Saved data entries:

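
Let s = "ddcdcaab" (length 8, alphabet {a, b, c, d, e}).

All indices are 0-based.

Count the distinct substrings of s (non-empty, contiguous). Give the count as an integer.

rank→(start, suffix):
  0 → (5, 'aab')
  1 → (6, 'ab')
  2 → (7, 'b')
  3 → (4, 'caab')
  4 → (2, 'cdcaab')
  5 → (3, 'dcaab')
  6 → (1, 'dcdcaab')
  7 → (0, 'ddcdcaab')

SA = [5, 6, 7, 4, 2, 3, 1, 0]
rank  pair      lcp
   1  s[5:],s[6:]  1  'a'
   2  s[6:],s[7:]  0  ''
   3  s[7:],s[4:]  0  ''
   4  s[4:],s[2:]  1  'c'
   5  s[2:],s[3:]  0  ''
   6  s[3:],s[1:]  2  'dc'
   7  s[1:],s[0:]  1  'd'

n(n+1)/2 = 8·9/2 = 36
Σ LCP = 0 + 1 + 0 + 0 + 1 + 0 + 2 + 1 = 5
distinct = 36 − 5 = 31

31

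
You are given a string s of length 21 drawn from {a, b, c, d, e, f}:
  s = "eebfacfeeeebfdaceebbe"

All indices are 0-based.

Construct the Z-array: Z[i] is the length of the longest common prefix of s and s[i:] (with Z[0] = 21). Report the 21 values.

Z[0]=21
i=1: fresh scan; Z[1]=1 grow→box=[1,2)
i=2: fresh scan; Z[2]=0
i=3: fresh scan; Z[3]=0
i=4: fresh scan; Z[4]=0
i=5: fresh scan; Z[5]=0
i=6: fresh scan; Z[6]=0
i=7: fresh scan; Z[7]=2 grow→box=[7,9)
i=8: min(r-i=1, Z[1]=1)=1; Z[8]=2 grow→box=[8,10)
i=9: min(r-i=1, Z[1]=1)=1; Z[9]=4 grow→box=[9,13)
i=10: min(r-i=3, Z[1]=1)=1; Z[10]=1
i=11: min(r-i=2, Z[2]=0)=0; Z[11]=0
i=12: min(r-i=1, Z[3]=0)=0; Z[12]=0
i=13: fresh scan; Z[13]=0
i=14: fresh scan; Z[14]=0
i=15: fresh scan; Z[15]=0
i=16: fresh scan; Z[16]=3 grow→box=[16,19)
i=17: min(r-i=2, Z[1]=1)=1; Z[17]=1
i=18: min(r-i=1, Z[2]=0)=0; Z[18]=0
i=19: fresh scan; Z[19]=0
i=20: fresh scan; Z[20]=1 grow→box=[20,21)

[21, 1, 0, 0, 0, 0, 0, 2, 2, 4, 1, 0, 0, 0, 0, 0, 3, 1, 0, 0, 1]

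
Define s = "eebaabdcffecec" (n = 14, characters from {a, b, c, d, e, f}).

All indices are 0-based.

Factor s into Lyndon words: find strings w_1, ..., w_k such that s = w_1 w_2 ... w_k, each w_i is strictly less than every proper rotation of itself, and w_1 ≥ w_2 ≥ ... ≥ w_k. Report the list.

emit factor 1: 'e' (i=0, period=1)
emit factor 2: 'e' (i=1, period=1)
emit factor 3: 'b' (i=2, period=1)
emit factor 4: 'aabdcffecec' (i=3, period=11)

["e", "e", "b", "aabdcffecec"]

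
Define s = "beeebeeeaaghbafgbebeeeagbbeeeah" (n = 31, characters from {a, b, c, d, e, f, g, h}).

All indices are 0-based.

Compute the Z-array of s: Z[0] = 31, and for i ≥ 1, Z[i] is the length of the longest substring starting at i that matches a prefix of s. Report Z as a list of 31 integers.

Z[0]=31
i=1: fresh scan; Z[1]=0
i=2: fresh scan; Z[2]=0
i=3: fresh scan; Z[3]=0
i=4: fresh scan; Z[4]=4 extend→box=[4,8)
i=5: min(r-i=3, Z[1]=0)=0; Z[5]=0
i=6: min(r-i=2, Z[2]=0)=0; Z[6]=0
i=7: min(r-i=1, Z[3]=0)=0; Z[7]=0
i=8: fresh scan; Z[8]=0
i=9: fresh scan; Z[9]=0
i=10: fresh scan; Z[10]=0
i=11: fresh scan; Z[11]=0
i=12: fresh scan; Z[12]=1 extend→box=[12,13)
i=13: fresh scan; Z[13]=0
i=14: fresh scan; Z[14]=0
i=15: fresh scan; Z[15]=0
i=16: fresh scan; Z[16]=2 extend→box=[16,18)
i=17: min(r-i=1, Z[1]=0)=0; Z[17]=0
i=18: fresh scan; Z[18]=4 extend→box=[18,22)
i=19: min(r-i=3, Z[1]=0)=0; Z[19]=0
i=20: min(r-i=2, Z[2]=0)=0; Z[20]=0
i=21: min(r-i=1, Z[3]=0)=0; Z[21]=0
i=22: fresh scan; Z[22]=0
i=23: fresh scan; Z[23]=0
i=24: fresh scan; Z[24]=1 extend→box=[24,25)
i=25: fresh scan; Z[25]=4 extend→box=[25,29)
i=26: min(r-i=3, Z[1]=0)=0; Z[26]=0
i=27: min(r-i=2, Z[2]=0)=0; Z[27]=0
i=28: min(r-i=1, Z[3]=0)=0; Z[28]=0
i=29: fresh scan; Z[29]=0
i=30: fresh scan; Z[30]=0

[31, 0, 0, 0, 4, 0, 0, 0, 0, 0, 0, 0, 1, 0, 0, 0, 2, 0, 4, 0, 0, 0, 0, 0, 1, 4, 0, 0, 0, 0, 0]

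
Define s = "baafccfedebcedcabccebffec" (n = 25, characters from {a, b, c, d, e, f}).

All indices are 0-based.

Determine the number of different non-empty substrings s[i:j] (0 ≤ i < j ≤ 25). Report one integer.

300

rank→(start, suffix):
  0 → (1, 'aafccfedebcedcabccebffec')
  1 → (15, 'abccebffec')
  2 → (2, 'afccfedebcedcabccebffec')
  3 → (0, 'baafccfedebcedcabccebffec')
  4 → (16, 'bccebffec')
  5 → (10, 'bcedcabccebffec')
  6 → (20, 'bffec')
  7 → (24, 'c')
  8 → (14, 'cabccebffec')
  9 → (17, 'ccebffec')
  10 → (4, 'ccfedebcedcabccebffec')
  11 → (18, 'cebffec')
  12 → (11, 'cedcabccebffec')
  13 → (5, 'cfedebcedcabccebffec')
  14 → (13, 'dcabccebffec')
  15 → (8, 'debcedcabccebffec')
  16 → (9, 'ebcedcabccebffec')
  17 → (19, 'ebffec')
  18 → (23, 'ec')
  19 → (12, 'edcabccebffec')
  20 → (7, 'edebcedcabccebffec')
  21 → (3, 'fccfedebcedcabccebffec')
  22 → (22, 'fec')
  23 → (6, 'fedebcedcabccebffec')
  24 → (21, 'ffec')

SA = [1, 15, 2, 0, 16, 10, 20, 24, 14, 17, 4, 18, 11, 5, 13, 8, 9, 19, 23, 12, 7, 3, 22, 6, 21]
[i] adj suffixes → lcp
  [1] 1/15 → 1 ('a')
  [2] 15/2 → 1 ('a')
  [3] 2/0 → 0 ('')
  [4] 0/16 → 1 ('b')
  [5] 16/10 → 2 ('bc')
  [6] 10/20 → 1 ('b')
  [7] 20/24 → 0 ('')
  [8] 24/14 → 1 ('c')
  [9] 14/17 → 1 ('c')
  [10] 17/4 → 2 ('cc')
  [11] 4/18 → 1 ('c')
  [12] 18/11 → 2 ('ce')
  [13] 11/5 → 1 ('c')
  [14] 5/13 → 0 ('')
  [15] 13/8 → 1 ('d')
  [16] 8/9 → 0 ('')
  [17] 9/19 → 2 ('eb')
  [18] 19/23 → 1 ('e')
  [19] 23/12 → 1 ('e')
  [20] 12/7 → 2 ('ed')
  [21] 7/3 → 0 ('')
  [22] 3/22 → 1 ('f')
  [23] 22/6 → 2 ('fe')
  [24] 6/21 → 1 ('f')

n(n+1)/2 = 25·26/2 = 325
Σ LCP = 0 + 1 + 1 + 0 + 1 + 2 + 1 + 0 + 1 + 1 + 2 + 1 + 2 + 1 + 0 + 1 + 0 + 2 + 1 + 1 + 2 + 0 + 1 + 2 + 1 = 25
distinct = 325 − 25 = 300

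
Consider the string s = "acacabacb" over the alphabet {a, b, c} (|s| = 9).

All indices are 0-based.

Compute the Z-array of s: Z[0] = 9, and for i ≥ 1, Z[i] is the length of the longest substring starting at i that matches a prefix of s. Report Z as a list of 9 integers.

Z[0]=9
i=1: i≥r, start 0; Z[1]=0
i=2: i≥r, start 0; Z[2]=3 scan→box=[2,5)
i=3: min(r-i=2, Z[1]=0)=0; Z[3]=0
i=4: min(r-i=1, Z[2]=3)=1; Z[4]=1
i=5: i≥r, start 0; Z[5]=0
i=6: i≥r, start 0; Z[6]=2 scan→box=[6,8)
i=7: min(r-i=1, Z[1]=0)=0; Z[7]=0
i=8: i≥r, start 0; Z[8]=0

[9, 0, 3, 0, 1, 0, 2, 0, 0]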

EXERCISE INSTRUCTIONS:
Search the records for lines holding the word "characters", then copy each line you find.

SOLUTION TO THE EXERCISE:
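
Define s = "eebaabdcffecec" (n = 14, characters from {a, b, c, d, e, f}).
Define s = "beeebeeeaaghbafgbebeeeagbbeeeah" (n = 31, characters from {a, b, c, d, e, f, g, h}).
Define s = "baafccfedebcedcabccebffec" (n = 25, characters from {a, b, c, d, e, f}).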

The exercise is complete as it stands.